*** Block opens ***
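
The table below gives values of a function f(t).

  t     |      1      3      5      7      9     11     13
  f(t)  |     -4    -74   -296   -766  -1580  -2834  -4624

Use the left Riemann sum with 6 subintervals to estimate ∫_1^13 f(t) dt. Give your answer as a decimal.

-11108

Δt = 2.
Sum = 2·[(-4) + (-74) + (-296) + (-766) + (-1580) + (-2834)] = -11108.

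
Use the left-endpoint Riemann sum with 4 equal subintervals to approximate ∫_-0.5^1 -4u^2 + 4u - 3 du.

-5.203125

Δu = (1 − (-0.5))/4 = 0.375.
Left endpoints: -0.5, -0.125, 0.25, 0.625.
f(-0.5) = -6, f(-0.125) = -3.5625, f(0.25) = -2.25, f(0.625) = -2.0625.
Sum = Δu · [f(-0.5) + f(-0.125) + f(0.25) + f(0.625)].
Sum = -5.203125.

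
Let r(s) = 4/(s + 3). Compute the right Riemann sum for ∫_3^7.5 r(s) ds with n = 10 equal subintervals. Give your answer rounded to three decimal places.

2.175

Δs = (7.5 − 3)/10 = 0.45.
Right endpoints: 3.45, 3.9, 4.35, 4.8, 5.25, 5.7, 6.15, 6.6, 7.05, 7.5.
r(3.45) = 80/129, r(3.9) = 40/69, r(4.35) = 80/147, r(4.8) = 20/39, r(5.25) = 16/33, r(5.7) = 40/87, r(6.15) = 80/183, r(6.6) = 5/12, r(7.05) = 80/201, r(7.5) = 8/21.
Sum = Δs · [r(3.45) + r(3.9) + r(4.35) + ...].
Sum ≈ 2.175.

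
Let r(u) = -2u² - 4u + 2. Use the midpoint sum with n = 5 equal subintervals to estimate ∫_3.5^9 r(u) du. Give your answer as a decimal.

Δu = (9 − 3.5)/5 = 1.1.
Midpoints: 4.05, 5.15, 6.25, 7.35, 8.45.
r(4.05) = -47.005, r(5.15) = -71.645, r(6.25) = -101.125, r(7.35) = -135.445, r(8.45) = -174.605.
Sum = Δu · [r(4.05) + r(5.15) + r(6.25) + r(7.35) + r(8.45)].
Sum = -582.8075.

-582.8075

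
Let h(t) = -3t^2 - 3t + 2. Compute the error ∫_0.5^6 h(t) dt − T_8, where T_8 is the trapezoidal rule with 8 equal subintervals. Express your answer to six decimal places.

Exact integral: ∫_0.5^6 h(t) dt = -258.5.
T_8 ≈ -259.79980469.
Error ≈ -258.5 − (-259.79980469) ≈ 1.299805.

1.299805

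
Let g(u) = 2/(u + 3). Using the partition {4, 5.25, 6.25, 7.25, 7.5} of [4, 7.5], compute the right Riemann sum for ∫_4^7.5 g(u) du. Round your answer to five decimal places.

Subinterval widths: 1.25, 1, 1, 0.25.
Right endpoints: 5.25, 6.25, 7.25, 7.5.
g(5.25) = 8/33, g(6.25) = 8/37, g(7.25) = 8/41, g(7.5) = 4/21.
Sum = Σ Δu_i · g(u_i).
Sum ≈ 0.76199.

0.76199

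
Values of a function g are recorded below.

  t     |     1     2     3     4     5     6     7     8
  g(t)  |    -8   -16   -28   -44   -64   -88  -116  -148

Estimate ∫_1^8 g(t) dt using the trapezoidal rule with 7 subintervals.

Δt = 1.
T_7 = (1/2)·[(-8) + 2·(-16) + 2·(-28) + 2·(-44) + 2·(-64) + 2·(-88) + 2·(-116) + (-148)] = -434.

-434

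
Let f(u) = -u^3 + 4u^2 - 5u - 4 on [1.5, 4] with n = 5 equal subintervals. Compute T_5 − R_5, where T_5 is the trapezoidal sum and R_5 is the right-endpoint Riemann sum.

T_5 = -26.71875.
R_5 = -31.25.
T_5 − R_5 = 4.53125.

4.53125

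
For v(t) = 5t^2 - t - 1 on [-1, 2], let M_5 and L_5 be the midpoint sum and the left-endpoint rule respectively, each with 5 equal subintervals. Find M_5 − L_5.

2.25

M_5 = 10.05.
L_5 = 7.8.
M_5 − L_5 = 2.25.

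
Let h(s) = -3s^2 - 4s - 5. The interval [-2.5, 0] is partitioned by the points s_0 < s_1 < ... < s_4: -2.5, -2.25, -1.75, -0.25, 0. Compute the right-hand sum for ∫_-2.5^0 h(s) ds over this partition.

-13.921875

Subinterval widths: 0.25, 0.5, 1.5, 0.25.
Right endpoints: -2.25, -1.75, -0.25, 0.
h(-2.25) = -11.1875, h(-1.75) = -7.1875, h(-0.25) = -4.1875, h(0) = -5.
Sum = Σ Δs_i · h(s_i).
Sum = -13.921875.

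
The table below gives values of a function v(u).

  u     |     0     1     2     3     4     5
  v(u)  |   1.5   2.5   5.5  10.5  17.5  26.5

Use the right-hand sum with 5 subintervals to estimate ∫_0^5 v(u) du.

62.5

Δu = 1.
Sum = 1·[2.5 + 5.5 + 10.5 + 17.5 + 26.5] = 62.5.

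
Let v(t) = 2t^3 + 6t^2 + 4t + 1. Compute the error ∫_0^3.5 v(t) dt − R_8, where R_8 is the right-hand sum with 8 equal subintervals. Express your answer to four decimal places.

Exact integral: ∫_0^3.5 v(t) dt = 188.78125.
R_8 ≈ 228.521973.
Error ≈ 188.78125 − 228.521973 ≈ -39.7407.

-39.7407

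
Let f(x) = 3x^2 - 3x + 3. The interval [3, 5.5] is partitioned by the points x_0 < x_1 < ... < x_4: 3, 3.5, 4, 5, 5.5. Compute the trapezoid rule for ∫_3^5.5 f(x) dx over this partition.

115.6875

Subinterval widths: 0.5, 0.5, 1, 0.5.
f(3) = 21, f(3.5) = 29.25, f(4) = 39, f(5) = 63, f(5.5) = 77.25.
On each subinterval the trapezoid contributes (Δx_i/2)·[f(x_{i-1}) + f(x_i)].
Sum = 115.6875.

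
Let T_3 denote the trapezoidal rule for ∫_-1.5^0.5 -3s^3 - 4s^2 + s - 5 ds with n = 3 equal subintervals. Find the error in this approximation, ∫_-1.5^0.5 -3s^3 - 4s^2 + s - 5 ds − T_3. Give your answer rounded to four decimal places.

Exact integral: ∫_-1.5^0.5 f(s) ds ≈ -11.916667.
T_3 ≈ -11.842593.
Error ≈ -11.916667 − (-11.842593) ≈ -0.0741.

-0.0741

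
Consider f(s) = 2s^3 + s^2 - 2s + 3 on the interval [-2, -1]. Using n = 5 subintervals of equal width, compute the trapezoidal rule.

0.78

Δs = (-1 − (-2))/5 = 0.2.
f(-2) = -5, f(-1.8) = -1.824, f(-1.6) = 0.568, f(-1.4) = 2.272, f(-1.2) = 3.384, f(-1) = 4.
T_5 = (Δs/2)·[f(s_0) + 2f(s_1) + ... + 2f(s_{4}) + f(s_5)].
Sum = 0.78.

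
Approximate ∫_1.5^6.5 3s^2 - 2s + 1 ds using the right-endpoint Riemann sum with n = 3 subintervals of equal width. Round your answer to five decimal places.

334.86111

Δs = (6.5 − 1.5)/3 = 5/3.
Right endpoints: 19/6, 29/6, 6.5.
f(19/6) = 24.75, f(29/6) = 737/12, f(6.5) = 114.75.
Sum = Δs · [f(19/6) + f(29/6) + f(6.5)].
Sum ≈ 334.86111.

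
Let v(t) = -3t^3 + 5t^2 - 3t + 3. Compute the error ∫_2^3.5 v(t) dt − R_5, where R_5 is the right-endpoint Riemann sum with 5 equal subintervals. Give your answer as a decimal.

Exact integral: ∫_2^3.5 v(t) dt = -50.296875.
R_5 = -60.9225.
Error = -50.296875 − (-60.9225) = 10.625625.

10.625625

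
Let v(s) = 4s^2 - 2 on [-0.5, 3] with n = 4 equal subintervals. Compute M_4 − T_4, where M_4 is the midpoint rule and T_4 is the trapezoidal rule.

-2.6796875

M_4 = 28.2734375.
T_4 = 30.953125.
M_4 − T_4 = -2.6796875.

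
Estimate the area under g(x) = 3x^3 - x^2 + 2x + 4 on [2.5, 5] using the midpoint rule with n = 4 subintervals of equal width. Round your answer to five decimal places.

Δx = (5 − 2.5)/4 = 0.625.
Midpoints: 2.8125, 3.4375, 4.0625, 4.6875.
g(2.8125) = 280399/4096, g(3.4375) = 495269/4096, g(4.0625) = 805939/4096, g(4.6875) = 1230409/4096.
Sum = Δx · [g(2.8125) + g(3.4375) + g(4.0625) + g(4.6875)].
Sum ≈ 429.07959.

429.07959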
*** Block closes ***
### Problem details
A single figure is required: the number of lines above in which the string "function" appears.

### Solution for this problem
3